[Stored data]

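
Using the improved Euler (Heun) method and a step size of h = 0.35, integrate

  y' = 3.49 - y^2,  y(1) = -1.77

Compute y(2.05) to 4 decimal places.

-0.0107

Heun: k1 = f(t_n, y_n); k2 = f(t_n + h, y_n + h·k1); y_{n+1} = y_n + (h/2)·(k1 + k2).
t=1.000000, y=-1.770000:
  k1 = f(1.000000, -1.770000) = 0.357100
  k2 = f(1.350000, -1.645015) = 0.783926
  y ← -1.770000 + (0.35/2)·(0.357100 + 0.783926) = -1.570321
t=1.350000, y=-1.570321:
  k1 = f(1.350000, -1.570321) = 1.024093
  k2 = f(1.700000, -1.211888) = 2.021328
  y ← -1.570321 + (0.35/2)·(1.024093 + 2.021328) = -1.037372
t=1.700000, y=-1.037372:
  k1 = f(1.700000, -1.037372) = 2.413860
  k2 = f(2.050000, -0.192521) = 3.452936
  y ← -1.037372 + (0.35/2)·(2.413860 + 3.452936) = -0.010683
y(2.05) ≈ -0.0107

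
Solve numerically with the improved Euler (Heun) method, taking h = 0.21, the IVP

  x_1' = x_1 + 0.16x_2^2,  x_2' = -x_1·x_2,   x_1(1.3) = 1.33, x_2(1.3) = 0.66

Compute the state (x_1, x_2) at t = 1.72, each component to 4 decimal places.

Heun on (x_1,x_2): k1 = f(t_n, state_n); k2 = f(t_n + h, state_n + h·k1); state_{n+1} = state_n + (h/2)·(k1 + k2).
1.300000: (1.330000, 0.660000)
  k1 = (1.399696, -0.877800)
  predictor → (1.623936, 0.475662)
  k2 = (1.660137, -0.772445)
  → (1.651282, 0.486724)
1.510000: (1.651282, 0.486724)
  k1 = (1.689187, -0.803719)
  predictor → (2.006012, 0.317943)
  k2 = (2.022186, -0.637798)
  → (2.040977, 0.335365)
(x_1(1.72), x_2(1.72)) ≈ (2.0410, 0.3354)

2.0410, 0.3354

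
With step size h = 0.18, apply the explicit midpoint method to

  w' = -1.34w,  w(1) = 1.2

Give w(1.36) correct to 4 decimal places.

Midpoint: k1 = f(t_n, w_n); k2 = f(t_n + h/2, w_n + (h/2)·k1); w_{n+1} = w_n + h·k2.
t=1.000000, w=1.200000:
  k1 = f(1.000000, 1.200000) = -1.608000
  k2 = f(1.090000, 1.055280) = -1.414075
  w ← 1.200000 + 0.18·(-1.414075) = 0.945466
t=1.180000, w=0.945466:
  k1 = f(1.180000, 0.945466) = -1.266925
  k2 = f(1.270000, 0.831443) = -1.114134
  w ← 0.945466 + 0.18·(-1.114134) = 0.744922
w(1.36) ≈ 0.7449

0.7449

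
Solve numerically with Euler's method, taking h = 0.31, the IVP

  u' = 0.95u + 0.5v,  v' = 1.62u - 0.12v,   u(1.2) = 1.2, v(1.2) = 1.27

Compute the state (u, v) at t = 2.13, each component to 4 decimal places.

Euler on (u,v): u_{n+1} = u_n + h·u', v_{n+1} = v_n + h·v'.
1.200000: (1.200000, 1.270000); f=(1.775000, 1.791600) → (1.750250, 1.825396)
1.510000: (1.750250, 1.825396); f=(2.575435, 2.616357) → (2.548635, 2.636467)
1.820000: (2.548635, 2.636467); f=(3.739437, 3.812413) → (3.707860, 3.818315)
(u(2.13), v(2.13)) ≈ (3.7079, 3.8183)

3.7079, 3.8183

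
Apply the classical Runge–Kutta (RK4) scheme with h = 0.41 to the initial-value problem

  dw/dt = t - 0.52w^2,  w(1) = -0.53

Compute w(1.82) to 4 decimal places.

0.5799

RK4: k1 = f(t_n, w_n); k2 = f(t_n + h/2, w_n + (h/2)·k1); k3 = f(t_n + h/2, w_n + (h/2)·k2); k4 = f(t_n + h, w_n + h·k3); w_{n+1} = w_n + (h/6)·(k1 + 2k2 + 2k3 + k4).
t=1.000000, w=-0.530000:
  k1 = f(1.000000, -0.530000) = 0.853932
  k2 = f(1.205000, -0.354944) = 1.139488
  k3 = f(1.205000, -0.296405) = 1.159315
  k4 = f(1.410000, -0.054681) = 1.408445
  w ← -0.530000 + (0.41/6)·(k1 + 2k2 + 2k3 + k4) = -0.061235
t=1.410000, w=-0.061235:
  k1 = f(1.410000, -0.061235) = 1.408050
  k2 = f(1.615000, 0.227416) = 1.588107
  k3 = f(1.615000, 0.264327) = 1.578668
  k4 = f(1.820000, 0.586019) = 1.641422
  w ← -0.061235 + (0.41/6)·(k1 + 2k2 + 2k3 + k4) = 0.579939
w(1.82) ≈ 0.5799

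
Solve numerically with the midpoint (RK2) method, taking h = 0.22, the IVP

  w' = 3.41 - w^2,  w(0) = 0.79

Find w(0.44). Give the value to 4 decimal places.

1.5494

Midpoint: k1 = f(x_n, w_n); k2 = f(x_n + h/2, w_n + (h/2)·k1); w_{n+1} = w_n + h·k2.
x=0.000000, w=0.790000:
  k1 = f(0.000000, 0.790000) = 2.785900
  k2 = f(0.110000, 1.096449) = 2.207800
  w ← 0.790000 + 0.22·2.207800 = 1.275716
x=0.220000, w=1.275716:
  k1 = f(0.220000, 1.275716) = 1.782549
  k2 = f(0.330000, 1.471796) = 1.243816
  w ← 1.275716 + 0.22·1.243816 = 1.549355
w(0.44) ≈ 1.5494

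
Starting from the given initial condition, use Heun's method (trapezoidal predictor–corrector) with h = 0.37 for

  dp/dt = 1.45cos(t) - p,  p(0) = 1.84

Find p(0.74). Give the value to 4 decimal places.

Heun: k1 = f(t_n, p_n); k2 = f(t_n + h, p_n + h·k1); p_{n+1} = p_n + (h/2)·(k1 + k2).
t=0.000000, p=1.840000:
  k1 = f(0.000000, 1.840000) = -0.390000
  k2 = f(0.370000, 1.695700) = -0.343825
  p ← 1.840000 + (0.37/2)·(-0.390000 + (-0.343825)) = 1.704242
t=0.370000, p=1.704242:
  k1 = f(0.370000, 1.704242) = -0.352368
  k2 = f(0.740000, 1.573866) = -0.503087
  p ← 1.704242 + (0.37/2)·(-0.352368 + (-0.503087)) = 1.545983
p(0.74) ≈ 1.5460

1.5460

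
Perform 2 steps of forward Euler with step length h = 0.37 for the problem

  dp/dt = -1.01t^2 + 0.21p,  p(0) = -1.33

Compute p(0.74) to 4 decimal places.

-1.5959

Euler: p_{n+1} = p_n + h·f(t_n, p_n).
t=0.000000, p=-1.330000: f=-0.279300 → p ← -1.330000 + 0.37·(-0.279300) = -1.433341
t=0.370000, p=-1.433341: f=-0.439271 → p ← -1.433341 + 0.37·(-0.439271) = -1.595871
p(0.74) ≈ -1.5959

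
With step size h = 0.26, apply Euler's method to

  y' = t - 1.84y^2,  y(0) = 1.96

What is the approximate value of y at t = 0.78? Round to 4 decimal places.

Euler: y_{n+1} = y_n + h·f(t_n, y_n).
t=0.000000, y=1.960000: f=-7.068544 → y ← 1.960000 + 0.26·(-7.068544) = 0.122179
t=0.260000, y=0.122179: f=0.232533 → y ← 0.122179 + 0.26·0.232533 = 0.182637
t=0.520000, y=0.182637: f=0.458624 → y ← 0.182637 + 0.26·0.458624 = 0.301880
y(0.78) ≈ 0.3019

0.3019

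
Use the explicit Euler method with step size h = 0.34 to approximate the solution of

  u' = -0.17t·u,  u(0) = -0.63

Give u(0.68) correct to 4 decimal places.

Euler: u_{n+1} = u_n + h·f(t_n, u_n).
t=0.000000, u=-0.630000: f=0.000000 → u ← -0.630000 + 0.34·0.000000 = -0.630000
t=0.340000, u=-0.630000: f=0.036414 → u ← -0.630000 + 0.34·0.036414 = -0.617619
u(0.68) ≈ -0.6176

-0.6176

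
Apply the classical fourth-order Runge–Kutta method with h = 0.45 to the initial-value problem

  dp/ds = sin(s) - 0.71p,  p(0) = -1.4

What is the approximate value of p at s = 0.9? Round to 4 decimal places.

-0.4316

RK4: k1 = f(s_n, p_n); k2 = f(s_n + h/2, p_n + (h/2)·k1); k3 = f(s_n + h/2, p_n + (h/2)·k2); k4 = f(s_n + h, p_n + h·k3); p_{n+1} = p_n + (h/6)·(k1 + 2k2 + 2k3 + k4).
s=0.000000, p=-1.400000:
  k1 = f(0.000000, -1.400000) = 0.994000
  k2 = f(0.225000, -1.176350) = 1.058315
  k3 = f(0.225000, -1.161879) = 1.048041
  k4 = f(0.450000, -0.928382) = 1.094117
  p ← -1.400000 + (0.45/6)·(k1 + 2k2 + 2k3 + k4) = -0.927438
s=0.450000, p=-0.927438:
  k1 = f(0.450000, -0.927438) = 1.093446
  k2 = f(0.675000, -0.681412) = 1.108700
  k3 = f(0.675000, -0.677980) = 1.106263
  k4 = f(0.900000, -0.429619) = 1.088357
  p ← -0.927438 + (0.45/6)·(k1 + 2k2 + 2k3 + k4) = -0.431558
p(0.9) ≈ -0.4316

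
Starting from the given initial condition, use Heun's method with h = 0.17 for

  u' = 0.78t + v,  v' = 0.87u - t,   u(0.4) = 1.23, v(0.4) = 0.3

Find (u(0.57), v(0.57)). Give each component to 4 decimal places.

Heun on (u,v): k1 = f(t_n, state_n); k2 = f(t_n + h, state_n + h·k1); state_{n+1} = state_n + (h/2)·(k1 + k2).
0.400000: (1.230000, 0.300000)
  k1 = (0.612000, 0.670100)
  predictor → (1.334040, 0.413917)
  k2 = (0.858517, 0.590615)
  → (1.354994, 0.407161)
(u(0.57), v(0.57)) ≈ (1.3550, 0.4072)

1.3550, 0.4072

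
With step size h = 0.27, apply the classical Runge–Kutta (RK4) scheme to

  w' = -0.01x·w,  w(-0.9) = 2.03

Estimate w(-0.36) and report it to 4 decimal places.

RK4: k1 = f(x_n, w_n); k2 = f(x_n + h/2, w_n + (h/2)·k1); k3 = f(x_n + h/2, w_n + (h/2)·k2); k4 = f(x_n + h, w_n + h·k3); w_{n+1} = w_n + (h/6)·(k1 + 2k2 + 2k3 + k4).
x=-0.900000, w=2.030000:
  k1 = f(-0.900000, 2.030000) = 0.018270
  k2 = f(-0.765000, 2.032466) = 0.015548
  k3 = f(-0.765000, 2.032099) = 0.015546
  k4 = f(-0.630000, 2.034197) = 0.012815
  w ← 2.030000 + (0.27/6)·(k1 + 2k2 + 2k3 + k4) = 2.034197
x=-0.630000, w=2.034197:
  k1 = f(-0.630000, 2.034197) = 0.012815
  k2 = f(-0.495000, 2.035927) = 0.010078
  k3 = f(-0.495000, 2.035558) = 0.010076
  k4 = f(-0.360000, 2.036918) = 0.007333
  w ← 2.034197 + (0.27/6)·(k1 + 2k2 + 2k3 + k4) = 2.036918
w(-0.36) ≈ 2.0369

2.0369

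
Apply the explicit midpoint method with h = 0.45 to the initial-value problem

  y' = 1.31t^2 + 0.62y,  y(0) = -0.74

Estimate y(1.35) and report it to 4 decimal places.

-0.4535

Midpoint: k1 = f(t_n, y_n); k2 = f(t_n + h/2, y_n + (h/2)·k1); y_{n+1} = y_n + h·k2.
t=0.000000, y=-0.740000:
  k1 = f(0.000000, -0.740000) = -0.458800
  k2 = f(0.225000, -0.843230) = -0.456484
  y ← -0.740000 + 0.45·(-0.456484) = -0.945418
t=0.450000, y=-0.945418:
  k1 = f(0.450000, -0.945418) = -0.320884
  k2 = f(0.675000, -1.017617) = -0.034054
  y ← -0.945418 + 0.45·(-0.034054) = -0.960742
t=0.900000, y=-0.960742:
  k1 = f(0.900000, -0.960742) = 0.465440
  k2 = f(1.125000, -0.856018) = 1.127238
  y ← -0.960742 + 0.45·1.127238 = -0.453485
y(1.35) ≈ -0.4535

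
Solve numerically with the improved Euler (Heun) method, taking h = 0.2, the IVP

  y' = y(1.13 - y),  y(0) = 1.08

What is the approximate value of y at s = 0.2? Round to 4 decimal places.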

## ACTIVITY
Scan the data above for the word "step", then copy every line that holds it.

## REPLY
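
Using the improved Euler (Heun) method and a step size of h = 0.35, integrate
With step size h = 0.18, apply the explicit midpoint method to
Perform 2 steps of forward Euler with step length h = 0.37 for the problem
With step size h = 0.26, apply Euler's method to
Use the explicit Euler method with step size h = 0.34 to approximate the solution of
With step size h = 0.27, apply the classical Runge–Kutta (RK4) scheme to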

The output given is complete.